* **Task description**
Once you have read the records, output them exactly.

(Dataset items)

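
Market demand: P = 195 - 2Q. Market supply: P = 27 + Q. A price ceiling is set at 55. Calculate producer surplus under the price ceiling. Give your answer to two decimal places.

Without the control, 195 - 2Q = 27 + Q so Q* = 56 and P* = 83.
At the ceiling price 55, quantity supplied is (55 - 27)/1 = 28; supply is the short side, so Q = 28 trades at P = 55.
PS is the triangle above supply below 55: (1/2)(28)(55 - 27) = 392.

392.00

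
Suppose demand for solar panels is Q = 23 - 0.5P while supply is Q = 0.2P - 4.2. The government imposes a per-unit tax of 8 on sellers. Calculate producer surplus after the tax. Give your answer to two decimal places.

14.74

Rewriting demand in inverse form: P = 46 - 2Q.
Rewriting supply in inverse form: P = 21 + 5Q.
Without the tax, 46 - 2Q = 21 + 5Q so Q* = 3.5714 and P* = 38.8571.
A tax on sellers shifts supply up by 8: 46 - 2Q = 21 + 5Q + 8, so Q_t = 2.4286. Buyers pay P_b = 41.1429; sellers receive P_s = P_b - 8 = 33.1429.
Producer surplus is the triangle above supply below P_s: (1/2)(2.4286)(33.1429 - 21) = 14.7449.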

* **Response**
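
Market demand: P = 195 - 2Q. Market supply: P = 27 + Q. A price ceiling is set at 55. Calculate producer surplus under the price ceiling. Give your answer to two decimal places.

Without the control, 195 - 2Q = 27 + Q so Q* = 56 and P* = 83.
At the ceiling price 55, quantity supplied is (55 - 27)/1 = 28; supply is the short side, so Q = 28 trades at P = 55.
PS is the triangle above supply below 55: (1/2)(28)(55 - 27) = 392.

392.00

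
Suppose demand for solar panels is Q = 23 - 0.5P while supply is Q = 0.2P - 4.2. The government imposes a per-unit tax of 8 on sellers. Calculate producer surplus after the tax. Give your answer to two decimal places.

14.74

Rewriting demand in inverse form: P = 46 - 2Q.
Rewriting supply in inverse form: P = 21 + 5Q.
Without the tax, 46 - 2Q = 21 + 5Q so Q* = 3.5714 and P* = 38.8571.
A tax on sellers shifts supply up by 8: 46 - 2Q = 21 + 5Q + 8, so Q_t = 2.4286. Buyers pay P_b = 41.1429; sellers receive P_s = P_b - 8 = 33.1429.
Producer surplus is the triangle above supply below P_s: (1/2)(2.4286)(33.1429 - 21) = 14.7449.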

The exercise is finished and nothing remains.